> _Your objective_
Print nothing but the lines below starting at the line that holds "ALL of the following" and ending at the line that holds "Result for this", including both, each exactly as written.

[Collected data entries]
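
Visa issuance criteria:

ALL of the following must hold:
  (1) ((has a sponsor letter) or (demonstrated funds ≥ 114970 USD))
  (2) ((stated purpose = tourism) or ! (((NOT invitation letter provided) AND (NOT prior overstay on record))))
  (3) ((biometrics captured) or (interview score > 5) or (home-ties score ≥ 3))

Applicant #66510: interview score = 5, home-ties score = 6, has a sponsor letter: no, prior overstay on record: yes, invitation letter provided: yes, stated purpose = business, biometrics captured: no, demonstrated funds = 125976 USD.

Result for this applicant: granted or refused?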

==

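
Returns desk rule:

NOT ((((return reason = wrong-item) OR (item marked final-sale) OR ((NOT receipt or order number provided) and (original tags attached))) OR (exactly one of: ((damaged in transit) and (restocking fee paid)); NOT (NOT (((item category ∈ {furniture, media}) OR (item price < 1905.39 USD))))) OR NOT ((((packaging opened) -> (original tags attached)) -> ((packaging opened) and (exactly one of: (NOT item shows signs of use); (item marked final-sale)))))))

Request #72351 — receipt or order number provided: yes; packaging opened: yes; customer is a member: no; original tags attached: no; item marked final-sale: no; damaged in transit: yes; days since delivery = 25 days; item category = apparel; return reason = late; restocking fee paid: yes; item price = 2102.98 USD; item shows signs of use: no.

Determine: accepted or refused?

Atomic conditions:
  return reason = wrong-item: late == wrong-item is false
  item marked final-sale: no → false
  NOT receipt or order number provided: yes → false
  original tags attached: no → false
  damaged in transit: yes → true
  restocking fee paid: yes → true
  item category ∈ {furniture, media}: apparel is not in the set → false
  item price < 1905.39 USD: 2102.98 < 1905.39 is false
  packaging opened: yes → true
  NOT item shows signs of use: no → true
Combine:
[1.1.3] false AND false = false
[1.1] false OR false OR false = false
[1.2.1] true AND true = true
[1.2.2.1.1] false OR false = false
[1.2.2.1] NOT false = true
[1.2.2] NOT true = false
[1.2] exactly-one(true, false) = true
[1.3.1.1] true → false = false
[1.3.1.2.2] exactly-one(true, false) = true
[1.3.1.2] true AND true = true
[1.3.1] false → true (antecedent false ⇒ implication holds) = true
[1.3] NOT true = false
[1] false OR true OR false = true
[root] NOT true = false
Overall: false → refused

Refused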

> _Answer for the task_
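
ALL of the following must hold:
  (1) ((has a sponsor letter) or (demonstrated funds ≥ 114970 USD))
  (2) ((stated purpose = tourism) or ! (((NOT invitation letter provided) AND (NOT prior overstay on record))))
  (3) ((biometrics captured) or (interview score > 5) or (home-ties score ≥ 3))

Applicant #66510: interview score = 5, home-ties score = 6, has a sponsor letter: no, prior overstay on record: yes, invitation letter provided: yes, stated purpose = business, biometrics captured: no, demonstrated funds = 125976 USD.

Result for this applicant: granted or refused?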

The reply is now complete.